- **TASK DATA**
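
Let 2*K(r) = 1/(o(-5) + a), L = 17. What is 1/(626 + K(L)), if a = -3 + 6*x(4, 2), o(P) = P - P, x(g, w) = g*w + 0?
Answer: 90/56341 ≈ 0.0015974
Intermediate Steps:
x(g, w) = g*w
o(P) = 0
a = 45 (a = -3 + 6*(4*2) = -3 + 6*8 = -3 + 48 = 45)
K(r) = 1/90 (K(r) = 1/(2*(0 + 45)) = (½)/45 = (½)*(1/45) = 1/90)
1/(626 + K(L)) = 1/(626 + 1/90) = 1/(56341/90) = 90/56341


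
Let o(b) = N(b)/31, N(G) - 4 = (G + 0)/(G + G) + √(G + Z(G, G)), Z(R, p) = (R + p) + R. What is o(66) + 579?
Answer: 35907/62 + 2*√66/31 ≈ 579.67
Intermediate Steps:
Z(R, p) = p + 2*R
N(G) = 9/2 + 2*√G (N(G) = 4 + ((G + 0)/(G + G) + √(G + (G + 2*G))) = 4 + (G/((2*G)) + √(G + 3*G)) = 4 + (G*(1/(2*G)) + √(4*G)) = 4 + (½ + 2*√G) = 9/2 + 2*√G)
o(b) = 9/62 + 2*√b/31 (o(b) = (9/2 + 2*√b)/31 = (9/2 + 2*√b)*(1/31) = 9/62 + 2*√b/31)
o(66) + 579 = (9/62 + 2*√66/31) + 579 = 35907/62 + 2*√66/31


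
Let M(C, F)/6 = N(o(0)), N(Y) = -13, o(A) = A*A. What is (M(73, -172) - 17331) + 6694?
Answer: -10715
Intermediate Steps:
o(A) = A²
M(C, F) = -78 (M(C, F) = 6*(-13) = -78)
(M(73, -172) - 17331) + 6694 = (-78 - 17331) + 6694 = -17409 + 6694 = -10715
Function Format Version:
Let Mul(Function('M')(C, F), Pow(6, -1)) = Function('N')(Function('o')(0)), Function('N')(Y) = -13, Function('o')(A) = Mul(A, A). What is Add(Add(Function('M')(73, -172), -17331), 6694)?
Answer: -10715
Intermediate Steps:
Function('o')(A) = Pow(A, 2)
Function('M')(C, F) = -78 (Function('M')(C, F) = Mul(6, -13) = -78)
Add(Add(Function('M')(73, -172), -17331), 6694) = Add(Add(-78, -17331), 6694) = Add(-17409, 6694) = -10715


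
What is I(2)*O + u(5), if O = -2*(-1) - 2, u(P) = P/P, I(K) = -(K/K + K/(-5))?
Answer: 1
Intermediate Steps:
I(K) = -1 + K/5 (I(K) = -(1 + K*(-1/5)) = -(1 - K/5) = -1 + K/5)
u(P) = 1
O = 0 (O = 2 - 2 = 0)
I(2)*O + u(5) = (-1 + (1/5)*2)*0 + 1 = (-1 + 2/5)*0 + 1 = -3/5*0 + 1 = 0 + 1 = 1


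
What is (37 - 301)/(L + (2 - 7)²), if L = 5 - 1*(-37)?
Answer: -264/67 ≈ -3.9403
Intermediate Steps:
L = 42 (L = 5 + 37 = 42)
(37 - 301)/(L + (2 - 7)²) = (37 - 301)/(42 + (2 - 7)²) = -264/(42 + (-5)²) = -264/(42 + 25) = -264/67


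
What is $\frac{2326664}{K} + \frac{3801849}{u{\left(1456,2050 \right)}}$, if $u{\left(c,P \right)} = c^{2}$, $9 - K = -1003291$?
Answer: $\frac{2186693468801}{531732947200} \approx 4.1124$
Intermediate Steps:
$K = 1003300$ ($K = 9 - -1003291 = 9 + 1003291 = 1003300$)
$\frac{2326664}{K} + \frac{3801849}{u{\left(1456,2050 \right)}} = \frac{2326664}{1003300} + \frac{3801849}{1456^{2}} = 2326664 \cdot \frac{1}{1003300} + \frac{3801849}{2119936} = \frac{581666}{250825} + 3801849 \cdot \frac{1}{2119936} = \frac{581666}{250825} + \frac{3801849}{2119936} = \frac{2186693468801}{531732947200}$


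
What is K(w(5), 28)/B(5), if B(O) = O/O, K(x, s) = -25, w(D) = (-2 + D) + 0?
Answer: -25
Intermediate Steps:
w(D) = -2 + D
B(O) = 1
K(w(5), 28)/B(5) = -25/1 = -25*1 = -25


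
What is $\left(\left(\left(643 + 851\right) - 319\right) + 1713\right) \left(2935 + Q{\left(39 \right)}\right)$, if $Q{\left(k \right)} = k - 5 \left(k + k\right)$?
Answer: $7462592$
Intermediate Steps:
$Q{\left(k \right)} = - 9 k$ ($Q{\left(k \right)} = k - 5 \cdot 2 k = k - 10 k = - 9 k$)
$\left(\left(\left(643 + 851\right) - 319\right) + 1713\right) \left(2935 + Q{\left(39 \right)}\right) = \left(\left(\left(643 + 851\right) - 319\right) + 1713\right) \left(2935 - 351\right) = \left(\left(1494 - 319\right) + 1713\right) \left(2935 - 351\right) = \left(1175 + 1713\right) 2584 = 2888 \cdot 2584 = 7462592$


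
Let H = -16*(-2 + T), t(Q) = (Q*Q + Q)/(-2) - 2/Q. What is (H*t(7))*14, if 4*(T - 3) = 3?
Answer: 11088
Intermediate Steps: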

...

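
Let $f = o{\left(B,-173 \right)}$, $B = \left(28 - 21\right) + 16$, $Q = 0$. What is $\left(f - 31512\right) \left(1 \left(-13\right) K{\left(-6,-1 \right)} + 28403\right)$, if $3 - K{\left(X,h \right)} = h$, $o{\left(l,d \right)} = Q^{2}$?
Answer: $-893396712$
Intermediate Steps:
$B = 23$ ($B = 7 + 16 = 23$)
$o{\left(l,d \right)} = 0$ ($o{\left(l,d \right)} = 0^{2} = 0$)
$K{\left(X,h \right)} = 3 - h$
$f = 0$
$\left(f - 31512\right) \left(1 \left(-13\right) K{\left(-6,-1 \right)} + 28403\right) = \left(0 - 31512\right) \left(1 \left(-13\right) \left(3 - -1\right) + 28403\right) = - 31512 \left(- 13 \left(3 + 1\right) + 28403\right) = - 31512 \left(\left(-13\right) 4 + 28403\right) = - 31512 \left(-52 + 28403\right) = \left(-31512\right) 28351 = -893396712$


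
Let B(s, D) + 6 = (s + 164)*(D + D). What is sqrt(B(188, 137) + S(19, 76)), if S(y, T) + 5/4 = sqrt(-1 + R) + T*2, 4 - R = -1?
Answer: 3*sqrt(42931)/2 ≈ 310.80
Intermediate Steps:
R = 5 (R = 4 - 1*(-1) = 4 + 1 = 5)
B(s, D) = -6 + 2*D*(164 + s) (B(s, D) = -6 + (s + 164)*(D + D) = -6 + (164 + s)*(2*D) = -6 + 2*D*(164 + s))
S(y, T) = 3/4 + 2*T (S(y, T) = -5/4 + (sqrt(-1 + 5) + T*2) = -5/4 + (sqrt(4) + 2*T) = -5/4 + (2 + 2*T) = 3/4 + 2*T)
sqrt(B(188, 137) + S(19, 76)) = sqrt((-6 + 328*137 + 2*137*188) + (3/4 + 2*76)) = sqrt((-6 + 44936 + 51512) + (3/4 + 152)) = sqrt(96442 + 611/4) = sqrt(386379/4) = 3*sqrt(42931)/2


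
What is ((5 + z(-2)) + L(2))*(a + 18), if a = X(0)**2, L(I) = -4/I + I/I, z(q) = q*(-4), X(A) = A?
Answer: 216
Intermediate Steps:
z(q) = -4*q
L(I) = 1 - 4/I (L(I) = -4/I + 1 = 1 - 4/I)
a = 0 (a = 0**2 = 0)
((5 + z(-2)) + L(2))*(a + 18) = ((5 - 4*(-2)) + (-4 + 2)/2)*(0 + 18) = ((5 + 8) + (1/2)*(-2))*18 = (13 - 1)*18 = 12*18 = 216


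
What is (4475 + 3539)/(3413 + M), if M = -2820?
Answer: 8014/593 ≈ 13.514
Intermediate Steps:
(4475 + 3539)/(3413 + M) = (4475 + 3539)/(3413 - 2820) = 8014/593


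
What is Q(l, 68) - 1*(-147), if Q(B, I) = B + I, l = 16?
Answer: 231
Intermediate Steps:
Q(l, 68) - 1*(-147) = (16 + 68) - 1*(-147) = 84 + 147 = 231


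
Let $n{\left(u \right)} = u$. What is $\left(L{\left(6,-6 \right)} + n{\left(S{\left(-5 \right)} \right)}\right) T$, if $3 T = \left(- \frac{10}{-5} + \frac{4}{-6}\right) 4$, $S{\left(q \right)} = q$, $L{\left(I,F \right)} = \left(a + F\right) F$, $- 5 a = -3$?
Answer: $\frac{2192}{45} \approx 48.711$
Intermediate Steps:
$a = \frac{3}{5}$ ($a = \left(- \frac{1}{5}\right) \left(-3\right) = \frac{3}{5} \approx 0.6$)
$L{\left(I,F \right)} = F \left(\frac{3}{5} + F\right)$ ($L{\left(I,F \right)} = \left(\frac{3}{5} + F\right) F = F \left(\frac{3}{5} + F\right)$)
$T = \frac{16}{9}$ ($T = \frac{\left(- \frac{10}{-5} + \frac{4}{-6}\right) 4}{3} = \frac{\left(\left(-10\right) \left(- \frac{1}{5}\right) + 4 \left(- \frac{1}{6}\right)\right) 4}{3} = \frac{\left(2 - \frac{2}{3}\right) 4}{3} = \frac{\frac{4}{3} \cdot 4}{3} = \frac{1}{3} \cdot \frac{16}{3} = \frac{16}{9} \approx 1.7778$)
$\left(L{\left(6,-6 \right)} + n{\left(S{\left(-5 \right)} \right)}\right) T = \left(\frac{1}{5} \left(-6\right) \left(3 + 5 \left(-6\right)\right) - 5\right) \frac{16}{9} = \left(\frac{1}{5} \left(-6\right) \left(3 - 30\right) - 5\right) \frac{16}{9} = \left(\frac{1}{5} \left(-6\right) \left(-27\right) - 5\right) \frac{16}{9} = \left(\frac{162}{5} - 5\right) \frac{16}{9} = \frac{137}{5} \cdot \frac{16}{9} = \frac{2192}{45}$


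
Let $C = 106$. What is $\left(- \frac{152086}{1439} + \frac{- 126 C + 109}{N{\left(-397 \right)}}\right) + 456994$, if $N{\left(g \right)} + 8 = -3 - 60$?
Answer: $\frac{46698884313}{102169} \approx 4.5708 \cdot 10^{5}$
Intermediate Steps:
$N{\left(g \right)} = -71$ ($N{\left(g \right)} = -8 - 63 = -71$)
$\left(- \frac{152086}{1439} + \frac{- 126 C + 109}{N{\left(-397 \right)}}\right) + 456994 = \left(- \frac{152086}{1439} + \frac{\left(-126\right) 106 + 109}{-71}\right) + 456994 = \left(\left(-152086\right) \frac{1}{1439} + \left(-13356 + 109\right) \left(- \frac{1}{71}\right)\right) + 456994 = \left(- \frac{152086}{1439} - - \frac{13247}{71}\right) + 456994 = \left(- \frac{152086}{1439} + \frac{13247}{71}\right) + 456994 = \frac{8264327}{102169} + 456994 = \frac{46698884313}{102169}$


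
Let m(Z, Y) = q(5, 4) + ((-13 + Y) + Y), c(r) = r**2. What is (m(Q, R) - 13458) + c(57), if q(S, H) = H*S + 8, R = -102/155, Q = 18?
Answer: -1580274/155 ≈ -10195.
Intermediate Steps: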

- **BRIEF**
In the listing above, locate the line containing "What is I(2)*O" and the line containing "K = -1003291$?". Extract those two lines and every line between them, exactly as written, and only those.

- **SOLUTION TO THIS EXERCISE**
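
What is I(2)*O + u(5), if O = -2*(-1) - 2, u(P) = P/P, I(K) = -(K/K + K/(-5))?
Answer: 1
Intermediate Steps:
I(K) = -1 + K/5 (I(K) = -(1 + K*(-1/5)) = -(1 - K/5) = -1 + K/5)
u(P) = 1
O = 0 (O = 2 - 2 = 0)
I(2)*O + u(5) = (-1 + (1/5)*2)*0 + 1 = (-1 + 2/5)*0 + 1 = -3/5*0 + 1 = 0 + 1 = 1


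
What is (37 - 301)/(L + (2 - 7)²), if L = 5 - 1*(-37)?
Answer: -264/67 ≈ -3.9403
Intermediate Steps:
L = 42 (L = 5 + 37 = 42)
(37 - 301)/(L + (2 - 7)²) = (37 - 301)/(42 + (2 - 7)²) = -264/(42 + (-5)²) = -264/(42 + 25) = -264/67


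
What is $\frac{2326664}{K} + \frac{3801849}{u{\left(1456,2050 \right)}}$, if $u{\left(c,P \right)} = c^{2}$, $9 - K = -1003291$?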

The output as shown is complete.